Saved entries:
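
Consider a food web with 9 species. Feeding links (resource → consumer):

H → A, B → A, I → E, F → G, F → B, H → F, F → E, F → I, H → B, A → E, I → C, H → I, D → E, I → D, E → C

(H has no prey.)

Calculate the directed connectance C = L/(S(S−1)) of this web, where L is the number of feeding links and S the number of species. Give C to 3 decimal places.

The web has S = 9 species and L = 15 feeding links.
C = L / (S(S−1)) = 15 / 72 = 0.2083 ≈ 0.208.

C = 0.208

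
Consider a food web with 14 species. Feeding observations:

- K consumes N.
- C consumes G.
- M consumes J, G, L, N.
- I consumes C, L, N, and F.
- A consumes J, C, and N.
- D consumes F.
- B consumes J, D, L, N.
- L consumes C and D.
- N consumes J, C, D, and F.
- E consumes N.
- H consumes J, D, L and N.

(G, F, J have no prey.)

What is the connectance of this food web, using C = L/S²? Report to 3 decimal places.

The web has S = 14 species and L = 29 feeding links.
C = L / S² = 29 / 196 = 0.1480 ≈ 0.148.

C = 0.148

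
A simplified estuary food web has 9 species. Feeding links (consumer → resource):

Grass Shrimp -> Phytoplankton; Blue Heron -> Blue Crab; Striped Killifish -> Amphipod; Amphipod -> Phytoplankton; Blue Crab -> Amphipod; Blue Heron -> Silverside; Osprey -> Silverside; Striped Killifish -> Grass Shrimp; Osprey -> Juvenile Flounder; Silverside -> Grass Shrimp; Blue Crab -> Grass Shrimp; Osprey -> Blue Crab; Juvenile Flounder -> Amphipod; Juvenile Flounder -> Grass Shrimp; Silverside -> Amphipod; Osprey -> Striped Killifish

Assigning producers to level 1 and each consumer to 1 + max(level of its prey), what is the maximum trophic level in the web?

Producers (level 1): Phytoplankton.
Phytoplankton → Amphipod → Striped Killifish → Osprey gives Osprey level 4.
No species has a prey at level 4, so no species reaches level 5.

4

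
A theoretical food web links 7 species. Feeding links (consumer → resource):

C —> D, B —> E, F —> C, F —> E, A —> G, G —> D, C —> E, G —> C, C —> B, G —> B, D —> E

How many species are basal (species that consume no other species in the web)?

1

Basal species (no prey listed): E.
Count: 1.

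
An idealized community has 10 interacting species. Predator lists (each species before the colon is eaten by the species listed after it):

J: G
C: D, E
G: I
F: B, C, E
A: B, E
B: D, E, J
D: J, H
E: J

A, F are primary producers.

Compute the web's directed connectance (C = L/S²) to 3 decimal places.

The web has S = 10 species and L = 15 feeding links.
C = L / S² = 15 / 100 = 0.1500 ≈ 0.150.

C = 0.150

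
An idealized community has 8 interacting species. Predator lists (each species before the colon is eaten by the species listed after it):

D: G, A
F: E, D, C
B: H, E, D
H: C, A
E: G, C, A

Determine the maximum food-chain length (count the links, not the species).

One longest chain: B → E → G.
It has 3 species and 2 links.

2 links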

Directions:
Transcribe the data in full, keeping every detail.

Written response:
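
Consider a food web with 9 species. Feeding links (resource → consumer):

H → A, B → A, I → E, F → G, F → B, H → F, F → E, F → I, H → B, A → E, I → C, H → I, D → E, I → D, E → C

(H has no prey.)

Calculate the directed connectance C = L/(S(S−1)) of this web, where L is the number of feeding links and S the number of species. Give C to 3 decimal places.

The web has S = 9 species and L = 15 feeding links.
C = L / (S(S−1)) = 15 / 72 = 0.2083 ≈ 0.208.

C = 0.208

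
Consider a food web with 14 species. Feeding observations:

- K consumes N.
- C consumes G.
- M consumes J, G, L, N.
- I consumes C, L, N, and F.
- A consumes J, C, and N.
- D consumes F.
- B consumes J, D, L, N.
- L consumes C and D.
- N consumes J, C, D, and F.
- E consumes N.
- H consumes J, D, L and N.

(G, F, J have no prey.)

What is the connectance of this food web, using C = L/S²? Report to 3 decimal places.

The web has S = 14 species and L = 29 feeding links.
C = L / S² = 29 / 196 = 0.1480 ≈ 0.148.

C = 0.148

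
A simplified estuary food web has 9 species. Feeding links (consumer → resource):

Grass Shrimp -> Phytoplankton; Blue Heron -> Blue Crab; Striped Killifish -> Amphipod; Amphipod -> Phytoplankton; Blue Crab -> Amphipod; Blue Heron -> Silverside; Osprey -> Silverside; Striped Killifish -> Grass Shrimp; Osprey -> Juvenile Flounder; Silverside -> Grass Shrimp; Blue Crab -> Grass Shrimp; Osprey -> Blue Crab; Juvenile Flounder -> Amphipod; Juvenile Flounder -> Grass Shrimp; Silverside -> Amphipod; Osprey -> Striped Killifish

Assigning producers to level 1 and each consumer to 1 + max(level of its prey), what is the maximum trophic level in the web?

Producers (level 1): Phytoplankton.
Phytoplankton → Amphipod → Striped Killifish → Osprey gives Osprey level 4.
No species has a prey at level 4, so no species reaches level 5.

4

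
A theoretical food web links 7 species. Feeding links (consumer → resource):

C —> D, B —> E, F —> C, F —> E, A —> G, G —> D, C —> E, G —> C, C —> B, G —> B, D —> E

How many species are basal (species that consume no other species in the web)?

1

Basal species (no prey listed): E.
Count: 1.

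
An idealized community has 10 interacting species. Predator lists (each species before the colon is eaten by the species listed after it):

J: G
C: D, E
G: I
F: B, C, E
A: B, E
B: D, E, J
D: J, H
E: J

A, F are primary producers.

Compute the web's directed connectance (C = L/S²) to 3 decimal places.

The web has S = 10 species and L = 15 feeding links.
C = L / S² = 15 / 100 = 0.1500 ≈ 0.150.

C = 0.150

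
An idealized community has 8 interacting species. Predator lists (each species before the colon is eaten by the species listed after it):

D: G, A
F: E, D, C
B: H, E, D
H: C, A
E: G, C, A

Determine the maximum food-chain length (count the links, not the species).

One longest chain: B → E → G.
It has 3 species and 2 links.

2 links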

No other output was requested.